>>>>
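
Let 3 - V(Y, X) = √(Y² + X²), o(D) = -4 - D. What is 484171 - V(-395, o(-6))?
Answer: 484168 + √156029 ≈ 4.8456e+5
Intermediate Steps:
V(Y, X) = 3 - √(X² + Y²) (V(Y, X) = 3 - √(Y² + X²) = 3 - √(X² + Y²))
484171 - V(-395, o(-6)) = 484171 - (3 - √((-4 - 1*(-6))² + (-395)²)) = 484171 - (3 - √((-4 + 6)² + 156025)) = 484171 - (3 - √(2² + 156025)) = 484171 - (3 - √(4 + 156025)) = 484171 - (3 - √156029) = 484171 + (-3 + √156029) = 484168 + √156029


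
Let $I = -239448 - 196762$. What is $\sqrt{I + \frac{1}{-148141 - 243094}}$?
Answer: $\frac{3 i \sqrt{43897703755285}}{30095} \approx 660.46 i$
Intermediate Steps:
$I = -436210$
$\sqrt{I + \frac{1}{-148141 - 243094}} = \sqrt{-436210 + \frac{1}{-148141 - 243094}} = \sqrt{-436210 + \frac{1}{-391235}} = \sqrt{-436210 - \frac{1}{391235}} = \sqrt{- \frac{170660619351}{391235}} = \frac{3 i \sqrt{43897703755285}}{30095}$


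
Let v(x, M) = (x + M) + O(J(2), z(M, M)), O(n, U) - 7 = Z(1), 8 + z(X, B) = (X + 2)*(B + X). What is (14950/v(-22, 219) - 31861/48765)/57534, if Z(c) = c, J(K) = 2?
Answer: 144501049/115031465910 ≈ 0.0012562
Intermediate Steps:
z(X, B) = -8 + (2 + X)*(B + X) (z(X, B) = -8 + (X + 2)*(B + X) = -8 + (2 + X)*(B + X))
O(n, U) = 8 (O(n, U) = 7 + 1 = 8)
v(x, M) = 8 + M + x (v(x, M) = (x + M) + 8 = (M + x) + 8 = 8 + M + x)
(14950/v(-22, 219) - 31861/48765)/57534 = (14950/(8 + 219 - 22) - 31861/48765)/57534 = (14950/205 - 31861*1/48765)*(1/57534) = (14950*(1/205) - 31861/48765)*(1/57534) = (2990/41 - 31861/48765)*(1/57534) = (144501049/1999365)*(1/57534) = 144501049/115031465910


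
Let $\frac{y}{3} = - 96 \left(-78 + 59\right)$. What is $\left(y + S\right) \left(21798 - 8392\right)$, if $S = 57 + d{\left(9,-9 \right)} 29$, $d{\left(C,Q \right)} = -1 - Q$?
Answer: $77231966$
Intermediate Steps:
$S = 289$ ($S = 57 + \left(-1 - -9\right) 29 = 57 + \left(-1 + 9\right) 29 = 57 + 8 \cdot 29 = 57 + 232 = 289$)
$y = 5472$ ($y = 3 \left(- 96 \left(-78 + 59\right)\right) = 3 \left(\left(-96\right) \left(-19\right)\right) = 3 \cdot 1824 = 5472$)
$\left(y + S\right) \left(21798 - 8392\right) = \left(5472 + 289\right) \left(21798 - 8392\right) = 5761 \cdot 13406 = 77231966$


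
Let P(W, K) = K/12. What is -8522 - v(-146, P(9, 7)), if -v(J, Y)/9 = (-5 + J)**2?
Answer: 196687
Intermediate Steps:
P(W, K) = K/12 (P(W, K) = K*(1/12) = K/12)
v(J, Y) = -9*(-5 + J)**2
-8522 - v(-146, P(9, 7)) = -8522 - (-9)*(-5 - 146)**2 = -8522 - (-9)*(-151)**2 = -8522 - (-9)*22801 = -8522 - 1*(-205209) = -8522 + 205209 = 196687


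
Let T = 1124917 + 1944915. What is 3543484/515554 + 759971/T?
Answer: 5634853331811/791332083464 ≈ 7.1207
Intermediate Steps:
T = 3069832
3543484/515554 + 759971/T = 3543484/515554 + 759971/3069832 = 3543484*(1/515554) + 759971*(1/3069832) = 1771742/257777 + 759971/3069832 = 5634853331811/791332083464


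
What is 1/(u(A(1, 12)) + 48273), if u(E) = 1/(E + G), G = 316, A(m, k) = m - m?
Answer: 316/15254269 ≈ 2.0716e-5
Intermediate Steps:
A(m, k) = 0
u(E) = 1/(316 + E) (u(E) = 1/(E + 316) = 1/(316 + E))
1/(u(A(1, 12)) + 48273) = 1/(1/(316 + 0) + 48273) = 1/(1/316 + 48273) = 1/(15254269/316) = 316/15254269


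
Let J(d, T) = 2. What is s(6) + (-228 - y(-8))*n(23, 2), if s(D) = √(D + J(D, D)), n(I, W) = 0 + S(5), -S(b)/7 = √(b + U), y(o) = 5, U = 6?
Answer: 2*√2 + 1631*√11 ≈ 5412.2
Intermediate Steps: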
<<<<
>>>>
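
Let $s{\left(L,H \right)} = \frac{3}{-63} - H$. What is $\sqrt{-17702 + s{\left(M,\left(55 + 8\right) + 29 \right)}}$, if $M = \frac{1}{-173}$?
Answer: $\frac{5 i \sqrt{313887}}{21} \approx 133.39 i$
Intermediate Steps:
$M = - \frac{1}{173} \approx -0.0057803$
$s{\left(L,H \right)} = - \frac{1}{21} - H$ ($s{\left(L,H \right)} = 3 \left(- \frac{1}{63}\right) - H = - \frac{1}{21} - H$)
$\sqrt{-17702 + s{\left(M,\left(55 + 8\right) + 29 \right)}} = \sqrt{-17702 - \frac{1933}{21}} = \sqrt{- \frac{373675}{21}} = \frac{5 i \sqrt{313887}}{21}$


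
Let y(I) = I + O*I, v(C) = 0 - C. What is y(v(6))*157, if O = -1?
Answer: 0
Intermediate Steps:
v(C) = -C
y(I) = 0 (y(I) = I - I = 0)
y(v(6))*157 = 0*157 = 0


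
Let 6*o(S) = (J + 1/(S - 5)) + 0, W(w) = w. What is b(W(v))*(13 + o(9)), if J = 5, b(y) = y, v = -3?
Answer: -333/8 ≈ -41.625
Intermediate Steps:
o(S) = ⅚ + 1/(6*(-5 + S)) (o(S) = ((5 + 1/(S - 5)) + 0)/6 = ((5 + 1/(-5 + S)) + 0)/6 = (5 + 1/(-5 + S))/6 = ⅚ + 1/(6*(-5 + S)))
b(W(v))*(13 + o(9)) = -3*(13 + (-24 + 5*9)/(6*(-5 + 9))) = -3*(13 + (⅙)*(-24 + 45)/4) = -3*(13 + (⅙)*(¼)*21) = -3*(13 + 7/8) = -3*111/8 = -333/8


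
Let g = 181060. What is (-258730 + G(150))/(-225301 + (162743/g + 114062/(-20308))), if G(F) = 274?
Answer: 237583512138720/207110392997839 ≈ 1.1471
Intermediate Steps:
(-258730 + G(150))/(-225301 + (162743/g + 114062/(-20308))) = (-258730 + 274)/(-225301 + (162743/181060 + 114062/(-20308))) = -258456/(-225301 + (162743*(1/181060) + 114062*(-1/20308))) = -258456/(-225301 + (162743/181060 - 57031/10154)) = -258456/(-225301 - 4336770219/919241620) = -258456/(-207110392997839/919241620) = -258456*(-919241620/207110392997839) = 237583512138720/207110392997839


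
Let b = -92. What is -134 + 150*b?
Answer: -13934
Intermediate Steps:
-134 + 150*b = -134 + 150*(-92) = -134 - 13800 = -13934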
<<<<
→ **EXERCISE INSTRUCTIONS**:
Here the output must be the lines above from the line with "Let 6*o(S) = (J" to the line with "Answer: 237583512138720/207110392997839 ≈", both included, duplicated word for word and nothing else.

→ **OUTPUT BELOW**:
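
Let 6*o(S) = (J + 1/(S - 5)) + 0, W(w) = w. What is b(W(v))*(13 + o(9)), if J = 5, b(y) = y, v = -3?
Answer: -333/8 ≈ -41.625
Intermediate Steps:
o(S) = ⅚ + 1/(6*(-5 + S)) (o(S) = ((5 + 1/(S - 5)) + 0)/6 = ((5 + 1/(-5 + S)) + 0)/6 = (5 + 1/(-5 + S))/6 = ⅚ + 1/(6*(-5 + S)))
b(W(v))*(13 + o(9)) = -3*(13 + (-24 + 5*9)/(6*(-5 + 9))) = -3*(13 + (⅙)*(-24 + 45)/4) = -3*(13 + (⅙)*(¼)*21) = -3*(13 + 7/8) = -3*111/8 = -333/8


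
Let g = 181060. What is (-258730 + G(150))/(-225301 + (162743/g + 114062/(-20308))), if G(F) = 274?
Answer: 237583512138720/207110392997839 ≈ 1.1471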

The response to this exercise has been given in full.